## EXERCISE AIM
Working from the entries below, count every line that includes the word "round". Return the figure alone.

## GIVEN INFORMATION

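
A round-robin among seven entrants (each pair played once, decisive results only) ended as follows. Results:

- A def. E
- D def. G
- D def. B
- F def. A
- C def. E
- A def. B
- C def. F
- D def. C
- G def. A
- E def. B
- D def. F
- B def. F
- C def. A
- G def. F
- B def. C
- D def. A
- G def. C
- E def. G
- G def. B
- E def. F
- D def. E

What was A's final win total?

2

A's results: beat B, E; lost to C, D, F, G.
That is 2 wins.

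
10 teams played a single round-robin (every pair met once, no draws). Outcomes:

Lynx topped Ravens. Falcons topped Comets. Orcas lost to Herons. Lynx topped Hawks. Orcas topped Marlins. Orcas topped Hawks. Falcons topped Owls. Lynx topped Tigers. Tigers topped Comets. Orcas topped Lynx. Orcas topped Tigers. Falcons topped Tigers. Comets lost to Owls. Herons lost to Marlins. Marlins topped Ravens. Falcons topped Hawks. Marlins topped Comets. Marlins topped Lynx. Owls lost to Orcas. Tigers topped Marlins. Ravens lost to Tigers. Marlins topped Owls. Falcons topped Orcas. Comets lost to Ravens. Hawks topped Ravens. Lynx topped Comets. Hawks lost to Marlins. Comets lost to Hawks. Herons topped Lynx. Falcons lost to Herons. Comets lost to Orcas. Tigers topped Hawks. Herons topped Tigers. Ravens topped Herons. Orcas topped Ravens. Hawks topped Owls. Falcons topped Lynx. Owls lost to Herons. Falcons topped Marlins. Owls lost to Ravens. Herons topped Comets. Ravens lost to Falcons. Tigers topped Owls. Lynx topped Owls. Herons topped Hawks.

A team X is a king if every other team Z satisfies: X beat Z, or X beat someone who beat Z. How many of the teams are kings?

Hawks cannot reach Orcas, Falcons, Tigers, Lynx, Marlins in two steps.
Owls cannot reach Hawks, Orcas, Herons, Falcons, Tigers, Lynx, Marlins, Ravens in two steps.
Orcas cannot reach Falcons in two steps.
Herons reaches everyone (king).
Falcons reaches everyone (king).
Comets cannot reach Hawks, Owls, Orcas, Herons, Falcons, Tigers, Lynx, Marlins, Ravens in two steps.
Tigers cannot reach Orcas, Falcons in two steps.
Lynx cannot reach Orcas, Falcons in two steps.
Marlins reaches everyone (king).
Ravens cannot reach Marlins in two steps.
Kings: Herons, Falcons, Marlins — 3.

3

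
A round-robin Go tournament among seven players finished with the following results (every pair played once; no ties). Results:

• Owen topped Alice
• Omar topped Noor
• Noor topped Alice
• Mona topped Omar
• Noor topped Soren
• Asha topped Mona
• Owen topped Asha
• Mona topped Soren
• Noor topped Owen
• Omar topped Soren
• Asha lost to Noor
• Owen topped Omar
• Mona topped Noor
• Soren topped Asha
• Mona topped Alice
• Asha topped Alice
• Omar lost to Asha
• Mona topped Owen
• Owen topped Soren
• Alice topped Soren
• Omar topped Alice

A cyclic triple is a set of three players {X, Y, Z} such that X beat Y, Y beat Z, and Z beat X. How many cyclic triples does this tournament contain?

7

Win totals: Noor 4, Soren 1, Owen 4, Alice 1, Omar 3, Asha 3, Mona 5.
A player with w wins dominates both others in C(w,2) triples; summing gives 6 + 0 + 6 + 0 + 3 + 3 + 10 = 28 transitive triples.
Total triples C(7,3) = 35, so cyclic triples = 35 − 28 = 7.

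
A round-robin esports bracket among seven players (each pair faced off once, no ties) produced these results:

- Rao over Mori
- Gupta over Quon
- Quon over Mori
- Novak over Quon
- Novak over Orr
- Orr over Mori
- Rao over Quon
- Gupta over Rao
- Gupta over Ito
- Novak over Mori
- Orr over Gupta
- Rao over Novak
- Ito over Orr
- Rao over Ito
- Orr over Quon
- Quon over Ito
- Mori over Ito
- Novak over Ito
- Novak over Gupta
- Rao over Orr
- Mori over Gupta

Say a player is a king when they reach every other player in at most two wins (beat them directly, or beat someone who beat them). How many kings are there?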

## TASK RESPONSE
4